In the data below, which lines contain "initial"? List them by copying each one.

[Stored records]
╔══

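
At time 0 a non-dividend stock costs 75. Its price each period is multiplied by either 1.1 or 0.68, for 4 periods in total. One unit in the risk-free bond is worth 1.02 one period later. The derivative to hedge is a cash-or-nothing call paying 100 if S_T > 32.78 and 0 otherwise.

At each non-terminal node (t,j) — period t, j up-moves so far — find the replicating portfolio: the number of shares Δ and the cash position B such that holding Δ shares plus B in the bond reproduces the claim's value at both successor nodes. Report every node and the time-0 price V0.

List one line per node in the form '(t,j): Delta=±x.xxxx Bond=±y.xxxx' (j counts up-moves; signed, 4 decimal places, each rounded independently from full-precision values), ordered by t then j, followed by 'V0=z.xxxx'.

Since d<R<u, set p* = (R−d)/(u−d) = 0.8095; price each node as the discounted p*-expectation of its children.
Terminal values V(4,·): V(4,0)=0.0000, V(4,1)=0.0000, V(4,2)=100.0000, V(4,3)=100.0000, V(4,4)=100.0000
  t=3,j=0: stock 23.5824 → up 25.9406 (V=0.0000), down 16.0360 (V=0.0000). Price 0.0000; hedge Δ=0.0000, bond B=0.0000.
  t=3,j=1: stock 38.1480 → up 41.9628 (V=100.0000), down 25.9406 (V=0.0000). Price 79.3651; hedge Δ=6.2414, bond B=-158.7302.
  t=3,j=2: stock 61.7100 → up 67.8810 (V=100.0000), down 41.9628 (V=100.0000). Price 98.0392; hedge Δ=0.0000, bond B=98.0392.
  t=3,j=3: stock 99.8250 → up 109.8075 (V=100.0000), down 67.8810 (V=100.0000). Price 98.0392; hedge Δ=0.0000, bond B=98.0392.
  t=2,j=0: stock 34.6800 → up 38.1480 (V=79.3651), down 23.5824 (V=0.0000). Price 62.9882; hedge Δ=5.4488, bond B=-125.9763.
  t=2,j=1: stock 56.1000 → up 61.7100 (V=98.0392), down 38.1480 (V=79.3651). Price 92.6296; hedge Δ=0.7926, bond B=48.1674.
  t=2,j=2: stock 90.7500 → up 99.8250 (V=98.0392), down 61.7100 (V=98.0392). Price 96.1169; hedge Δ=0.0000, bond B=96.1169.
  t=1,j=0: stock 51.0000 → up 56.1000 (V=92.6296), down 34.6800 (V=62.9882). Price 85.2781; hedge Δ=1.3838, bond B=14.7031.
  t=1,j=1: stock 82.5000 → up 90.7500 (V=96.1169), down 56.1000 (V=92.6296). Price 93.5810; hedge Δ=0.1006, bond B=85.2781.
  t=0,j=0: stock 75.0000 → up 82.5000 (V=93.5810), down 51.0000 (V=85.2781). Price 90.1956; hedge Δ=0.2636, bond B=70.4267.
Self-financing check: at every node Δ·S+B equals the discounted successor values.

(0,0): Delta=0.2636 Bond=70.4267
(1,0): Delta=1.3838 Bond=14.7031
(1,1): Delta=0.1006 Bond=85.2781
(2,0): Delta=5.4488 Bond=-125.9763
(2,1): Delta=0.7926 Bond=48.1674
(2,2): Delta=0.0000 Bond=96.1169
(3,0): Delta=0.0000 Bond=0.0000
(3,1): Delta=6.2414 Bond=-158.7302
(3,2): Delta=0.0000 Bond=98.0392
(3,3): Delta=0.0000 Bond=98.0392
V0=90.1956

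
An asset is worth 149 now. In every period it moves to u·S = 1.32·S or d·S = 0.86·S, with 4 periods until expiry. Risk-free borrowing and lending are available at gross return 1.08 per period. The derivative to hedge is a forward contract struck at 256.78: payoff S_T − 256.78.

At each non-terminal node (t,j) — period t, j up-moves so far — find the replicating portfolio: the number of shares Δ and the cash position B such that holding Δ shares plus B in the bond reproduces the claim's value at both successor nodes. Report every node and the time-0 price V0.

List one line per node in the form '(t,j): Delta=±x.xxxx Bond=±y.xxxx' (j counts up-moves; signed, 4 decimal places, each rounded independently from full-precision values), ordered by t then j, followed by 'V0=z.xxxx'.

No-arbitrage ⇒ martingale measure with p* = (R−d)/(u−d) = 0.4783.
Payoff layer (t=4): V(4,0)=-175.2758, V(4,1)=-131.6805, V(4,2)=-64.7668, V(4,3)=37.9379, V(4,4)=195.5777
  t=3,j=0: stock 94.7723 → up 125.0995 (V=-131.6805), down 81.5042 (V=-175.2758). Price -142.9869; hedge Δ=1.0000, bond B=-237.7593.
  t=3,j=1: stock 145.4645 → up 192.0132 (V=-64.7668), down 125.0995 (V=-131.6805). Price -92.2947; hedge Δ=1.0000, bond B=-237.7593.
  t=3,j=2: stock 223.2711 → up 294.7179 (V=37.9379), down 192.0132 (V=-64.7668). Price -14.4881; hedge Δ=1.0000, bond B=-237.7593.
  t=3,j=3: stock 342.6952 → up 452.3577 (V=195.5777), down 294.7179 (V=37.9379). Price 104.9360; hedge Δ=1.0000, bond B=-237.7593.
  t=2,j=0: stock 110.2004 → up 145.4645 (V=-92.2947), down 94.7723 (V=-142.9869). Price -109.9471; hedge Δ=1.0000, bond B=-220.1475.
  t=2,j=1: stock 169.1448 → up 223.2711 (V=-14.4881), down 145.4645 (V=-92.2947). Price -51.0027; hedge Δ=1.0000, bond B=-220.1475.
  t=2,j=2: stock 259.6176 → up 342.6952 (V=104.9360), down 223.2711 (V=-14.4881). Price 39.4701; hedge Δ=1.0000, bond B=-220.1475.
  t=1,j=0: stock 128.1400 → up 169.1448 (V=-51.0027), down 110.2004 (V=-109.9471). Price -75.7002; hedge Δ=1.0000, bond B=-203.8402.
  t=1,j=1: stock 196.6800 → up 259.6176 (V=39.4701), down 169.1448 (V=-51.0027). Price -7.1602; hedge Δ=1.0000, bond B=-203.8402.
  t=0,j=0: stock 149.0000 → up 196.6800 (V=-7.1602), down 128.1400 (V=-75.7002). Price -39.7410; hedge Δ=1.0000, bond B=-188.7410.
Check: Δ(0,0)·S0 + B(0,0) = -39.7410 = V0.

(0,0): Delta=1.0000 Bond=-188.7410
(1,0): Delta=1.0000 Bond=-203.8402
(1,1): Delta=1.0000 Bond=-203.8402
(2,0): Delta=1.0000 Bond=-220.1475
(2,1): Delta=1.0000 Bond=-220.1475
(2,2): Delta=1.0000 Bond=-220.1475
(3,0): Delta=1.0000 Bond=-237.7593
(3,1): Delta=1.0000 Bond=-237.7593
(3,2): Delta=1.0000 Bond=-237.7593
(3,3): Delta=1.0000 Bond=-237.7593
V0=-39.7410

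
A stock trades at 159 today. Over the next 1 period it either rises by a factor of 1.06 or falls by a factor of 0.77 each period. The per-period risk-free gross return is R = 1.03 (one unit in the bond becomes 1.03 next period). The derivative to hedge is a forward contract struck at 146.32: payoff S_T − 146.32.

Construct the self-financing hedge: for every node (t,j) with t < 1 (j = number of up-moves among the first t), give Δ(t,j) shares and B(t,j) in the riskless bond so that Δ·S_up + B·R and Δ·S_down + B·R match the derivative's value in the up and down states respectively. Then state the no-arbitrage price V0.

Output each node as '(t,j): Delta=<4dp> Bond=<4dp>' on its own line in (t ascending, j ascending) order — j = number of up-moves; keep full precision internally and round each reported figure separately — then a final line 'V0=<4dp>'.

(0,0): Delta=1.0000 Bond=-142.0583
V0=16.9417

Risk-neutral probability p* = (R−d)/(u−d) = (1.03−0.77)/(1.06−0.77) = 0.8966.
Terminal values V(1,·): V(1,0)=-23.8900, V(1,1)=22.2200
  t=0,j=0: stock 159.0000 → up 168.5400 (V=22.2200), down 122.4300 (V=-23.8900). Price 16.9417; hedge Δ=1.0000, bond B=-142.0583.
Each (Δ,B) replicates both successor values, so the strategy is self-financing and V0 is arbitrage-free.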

╚══
╔══

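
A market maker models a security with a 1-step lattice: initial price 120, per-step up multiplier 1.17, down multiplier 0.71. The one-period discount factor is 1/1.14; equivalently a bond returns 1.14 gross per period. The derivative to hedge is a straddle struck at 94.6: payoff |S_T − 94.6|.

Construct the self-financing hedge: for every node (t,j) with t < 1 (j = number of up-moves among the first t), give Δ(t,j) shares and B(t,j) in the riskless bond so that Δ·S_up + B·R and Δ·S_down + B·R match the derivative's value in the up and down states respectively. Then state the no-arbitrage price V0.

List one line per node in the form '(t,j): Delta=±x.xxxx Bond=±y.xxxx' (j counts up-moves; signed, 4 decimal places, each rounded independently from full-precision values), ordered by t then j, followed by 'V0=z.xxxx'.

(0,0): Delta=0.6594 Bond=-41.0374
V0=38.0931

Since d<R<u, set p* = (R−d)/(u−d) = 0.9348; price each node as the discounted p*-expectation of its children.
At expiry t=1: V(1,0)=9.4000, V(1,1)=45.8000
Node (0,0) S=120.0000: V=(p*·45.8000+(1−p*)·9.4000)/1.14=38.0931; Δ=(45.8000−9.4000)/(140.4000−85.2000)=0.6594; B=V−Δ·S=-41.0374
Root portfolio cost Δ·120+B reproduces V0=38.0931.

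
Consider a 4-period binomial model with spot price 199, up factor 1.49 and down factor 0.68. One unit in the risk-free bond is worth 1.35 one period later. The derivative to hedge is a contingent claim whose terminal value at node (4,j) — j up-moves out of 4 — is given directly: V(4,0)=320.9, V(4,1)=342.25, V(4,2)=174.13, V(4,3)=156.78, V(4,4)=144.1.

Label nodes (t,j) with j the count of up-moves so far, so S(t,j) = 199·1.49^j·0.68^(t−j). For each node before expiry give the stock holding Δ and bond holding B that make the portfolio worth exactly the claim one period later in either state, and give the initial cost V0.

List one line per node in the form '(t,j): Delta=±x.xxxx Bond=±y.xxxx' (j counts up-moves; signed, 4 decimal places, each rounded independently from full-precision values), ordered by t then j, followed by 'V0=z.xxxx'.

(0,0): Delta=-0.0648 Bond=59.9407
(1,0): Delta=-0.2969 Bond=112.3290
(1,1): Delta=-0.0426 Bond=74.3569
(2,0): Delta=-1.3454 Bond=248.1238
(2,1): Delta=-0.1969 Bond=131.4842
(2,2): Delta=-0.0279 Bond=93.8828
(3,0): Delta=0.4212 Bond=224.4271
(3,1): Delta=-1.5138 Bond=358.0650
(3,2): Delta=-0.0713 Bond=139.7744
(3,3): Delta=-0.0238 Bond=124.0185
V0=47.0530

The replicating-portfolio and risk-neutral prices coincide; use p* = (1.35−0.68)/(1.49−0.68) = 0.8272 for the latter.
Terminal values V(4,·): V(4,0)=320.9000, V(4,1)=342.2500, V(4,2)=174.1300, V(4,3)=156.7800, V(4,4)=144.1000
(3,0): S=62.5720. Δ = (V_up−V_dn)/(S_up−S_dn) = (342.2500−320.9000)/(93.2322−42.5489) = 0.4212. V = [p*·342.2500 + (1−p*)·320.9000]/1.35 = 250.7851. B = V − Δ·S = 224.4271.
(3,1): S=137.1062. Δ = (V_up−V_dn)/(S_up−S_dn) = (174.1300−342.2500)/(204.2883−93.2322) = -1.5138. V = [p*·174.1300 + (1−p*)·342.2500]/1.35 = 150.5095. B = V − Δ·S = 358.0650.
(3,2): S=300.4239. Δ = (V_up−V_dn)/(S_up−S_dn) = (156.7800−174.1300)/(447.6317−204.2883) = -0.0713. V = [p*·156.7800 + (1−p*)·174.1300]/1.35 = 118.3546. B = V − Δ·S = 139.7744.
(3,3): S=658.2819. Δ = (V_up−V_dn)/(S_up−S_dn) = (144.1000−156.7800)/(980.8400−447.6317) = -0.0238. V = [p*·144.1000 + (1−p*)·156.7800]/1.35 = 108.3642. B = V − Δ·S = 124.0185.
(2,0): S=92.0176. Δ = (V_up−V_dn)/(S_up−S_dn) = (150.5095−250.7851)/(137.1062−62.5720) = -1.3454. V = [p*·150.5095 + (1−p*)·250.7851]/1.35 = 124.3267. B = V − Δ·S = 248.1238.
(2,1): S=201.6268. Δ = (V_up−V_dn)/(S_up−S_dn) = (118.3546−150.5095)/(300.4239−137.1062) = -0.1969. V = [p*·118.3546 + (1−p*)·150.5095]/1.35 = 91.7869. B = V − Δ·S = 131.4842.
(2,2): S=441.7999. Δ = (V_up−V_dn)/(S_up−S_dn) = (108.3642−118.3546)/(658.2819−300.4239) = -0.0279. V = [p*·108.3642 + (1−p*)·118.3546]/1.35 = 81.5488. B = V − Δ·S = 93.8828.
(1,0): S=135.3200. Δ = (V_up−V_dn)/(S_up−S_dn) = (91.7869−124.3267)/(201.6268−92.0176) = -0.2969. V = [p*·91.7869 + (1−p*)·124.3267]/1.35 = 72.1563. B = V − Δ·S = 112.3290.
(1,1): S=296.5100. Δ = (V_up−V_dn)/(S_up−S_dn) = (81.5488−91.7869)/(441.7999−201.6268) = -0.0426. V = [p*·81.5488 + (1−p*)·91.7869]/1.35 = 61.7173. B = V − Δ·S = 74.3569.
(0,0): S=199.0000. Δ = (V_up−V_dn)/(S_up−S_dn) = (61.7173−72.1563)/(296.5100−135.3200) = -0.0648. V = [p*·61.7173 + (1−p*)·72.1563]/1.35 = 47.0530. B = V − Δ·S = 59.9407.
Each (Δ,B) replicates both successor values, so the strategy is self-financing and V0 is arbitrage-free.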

╚══

ANSWER TO THE PROBLEM
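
A market maker models a security with a 1-step lattice: initial price 120, per-step up multiplier 1.17, down multiplier 0.71. The one-period discount factor is 1/1.14; equivalently a bond returns 1.14 gross per period. The derivative to hedge is a straddle struck at 94.6: payoff |S_T − 94.6|.
Label nodes (t,j) with j the count of up-moves so far, so S(t,j) = 199·1.49^j·0.68^(t−j). For each node before expiry give the stock holding Δ and bond holding B that make the portfolio worth exactly the claim one period later in either state, and give the initial cost V0.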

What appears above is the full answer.